| DATA FOR THIS EXERCISE |

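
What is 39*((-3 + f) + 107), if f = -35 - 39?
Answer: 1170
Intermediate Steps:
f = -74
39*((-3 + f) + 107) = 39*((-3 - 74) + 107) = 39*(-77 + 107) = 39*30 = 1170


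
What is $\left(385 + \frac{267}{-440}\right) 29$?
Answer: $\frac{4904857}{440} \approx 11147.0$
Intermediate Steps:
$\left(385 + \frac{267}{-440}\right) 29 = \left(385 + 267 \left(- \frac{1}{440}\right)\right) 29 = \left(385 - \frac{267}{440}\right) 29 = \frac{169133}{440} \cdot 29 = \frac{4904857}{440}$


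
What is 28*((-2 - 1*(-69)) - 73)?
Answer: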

* * *

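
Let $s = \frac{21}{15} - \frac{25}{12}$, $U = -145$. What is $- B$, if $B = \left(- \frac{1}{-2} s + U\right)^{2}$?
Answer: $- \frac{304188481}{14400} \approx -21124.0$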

| ASSIGNMENT |
All lines above with the word "What" need to be reported.

| YOUR SOLUTION |
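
What is 39*((-3 + f) + 107), if f = -35 - 39?
What is $\left(385 + \frac{267}{-440}\right) 29$?
What is 28*((-2 - 1*(-69)) - 73)?
Let $s = \frac{21}{15} - \frac{25}{12}$, $U = -145$. What is $- B$, if $B = \left(- \frac{1}{-2} s + U\right)^{2}$?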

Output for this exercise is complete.